## Work item
Copy out all of the data below with no alterations.

## Task data
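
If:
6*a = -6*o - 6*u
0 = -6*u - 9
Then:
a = 3/2 - o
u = -3/2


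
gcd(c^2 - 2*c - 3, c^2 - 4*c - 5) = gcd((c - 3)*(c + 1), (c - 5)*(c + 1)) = c + 1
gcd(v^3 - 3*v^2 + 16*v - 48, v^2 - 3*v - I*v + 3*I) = v - 3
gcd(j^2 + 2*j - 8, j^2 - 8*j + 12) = j - 2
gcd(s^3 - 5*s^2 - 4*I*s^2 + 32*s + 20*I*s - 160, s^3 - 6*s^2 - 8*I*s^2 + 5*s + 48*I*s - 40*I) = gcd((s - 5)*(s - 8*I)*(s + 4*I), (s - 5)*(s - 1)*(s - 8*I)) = s^2 + s*(-5 - 8*I) + 40*I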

## Completed exercise
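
If:
6*a = -6*o - 6*u
0 = -6*u - 9
Then:
a = 3/2 - o
u = -3/2


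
gcd(c^2 - 2*c - 3, c^2 - 4*c - 5) = gcd((c - 3)*(c + 1), (c - 5)*(c + 1)) = c + 1
gcd(v^3 - 3*v^2 + 16*v - 48, v^2 - 3*v - I*v + 3*I) = v - 3
gcd(j^2 + 2*j - 8, j^2 - 8*j + 12) = j - 2
gcd(s^3 - 5*s^2 - 4*I*s^2 + 32*s + 20*I*s - 160, s^3 - 6*s^2 - 8*I*s^2 + 5*s + 48*I*s - 40*I) = gcd((s - 5)*(s - 8*I)*(s + 4*I), (s - 5)*(s - 1)*(s - 8*I)) = s^2 + s*(-5 - 8*I) + 40*I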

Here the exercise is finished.